Records contained in a dataset:
[Start of section]

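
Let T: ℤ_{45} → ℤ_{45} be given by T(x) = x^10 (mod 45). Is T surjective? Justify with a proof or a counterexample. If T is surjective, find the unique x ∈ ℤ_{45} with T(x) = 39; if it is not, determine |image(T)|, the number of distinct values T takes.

12

T(2): Repeated squaring mod 45: 2^1 ≡ 2, 2^2 ≡ 2² = 4, 2^4 ≡ 4² = 16, 2^8 ≡ 16² = 256 ≡ 31. Since 10 = 8 + 2, 2^10 ≡ 31·4: 31·4 = 124 ≡ 34. So 2^10 ≡ 34 (mod 45).
T(7): Repeated squaring mod 45: 7^1 ≡ 7, 7^2 ≡ 7² = 49 ≡ 4, 7^4 ≡ 4² = 16, 7^8 ≡ 16² = 256 ≡ 31. Since 10 = 8 + 2, 7^10 ≡ 31·4: 31·4 = 124 ≡ 34. So 7^10 ≡ 34 (mod 45).
So T(2) = T(7) = 34 while 2 ≠ 7, hence T is not injective.
A non-injective map from the 45-element set ℤ_{45} to itself takes at most 44 distinct values, so it cannot be surjective. Thus T is not surjective.
Since T is not surjective, we determine |image(T)|. Computing x^10 mod 45 for each x (by repeated squaring, reducing mod 45 at every step), the values T(0), T(1), …, T(44) are: 0, 1, 34, 9, 31, 40, 36, 34, 19, 36, 10, 16, 9, 4, 31, 0, 16, 19, 9, 1, 25, 36, 4, 4, 36, 25, 1, 9, 19, 16, 0, 31, 4, 9, 16, 10, 36, 19, 34, 36, 40, 31, 9, 34, 1.
The distinct values are {0, 1, 4, 9, 10, 16, 19, 25, 31, 34, 36, 40}; there are 12 of them.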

[End of section]

Task description >>
All entries given above should be transcribed exactly, with none omitted.

Expected answer >>
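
Let T: ℤ_{45} → ℤ_{45} be given by T(x) = x^10 (mod 45). Is T surjective? Justify with a proof or a counterexample. If T is surjective, find the unique x ∈ ℤ_{45} with T(x) = 39; if it is not, determine |image(T)|, the number of distinct values T takes.

12

T(2): Repeated squaring mod 45: 2^1 ≡ 2, 2^2 ≡ 2² = 4, 2^4 ≡ 4² = 16, 2^8 ≡ 16² = 256 ≡ 31. Since 10 = 8 + 2, 2^10 ≡ 31·4: 31·4 = 124 ≡ 34. So 2^10 ≡ 34 (mod 45).
T(7): Repeated squaring mod 45: 7^1 ≡ 7, 7^2 ≡ 7² = 49 ≡ 4, 7^4 ≡ 4² = 16, 7^8 ≡ 16² = 256 ≡ 31. Since 10 = 8 + 2, 7^10 ≡ 31·4: 31·4 = 124 ≡ 34. So 7^10 ≡ 34 (mod 45).
So T(2) = T(7) = 34 while 2 ≠ 7, hence T is not injective.
A non-injective map from the 45-element set ℤ_{45} to itself takes at most 44 distinct values, so it cannot be surjective. Thus T is not surjective.
Since T is not surjective, we determine |image(T)|. Computing x^10 mod 45 for each x (by repeated squaring, reducing mod 45 at every step), the values T(0), T(1), …, T(44) are: 0, 1, 34, 9, 31, 40, 36, 34, 19, 36, 10, 16, 9, 4, 31, 0, 16, 19, 9, 1, 25, 36, 4, 4, 36, 25, 1, 9, 19, 16, 0, 31, 4, 9, 16, 10, 36, 19, 34, 36, 40, 31, 9, 34, 1.
The distinct values are {0, 1, 4, 9, 10, 16, 19, 25, 31, 34, 36, 40}; there are 12 of them.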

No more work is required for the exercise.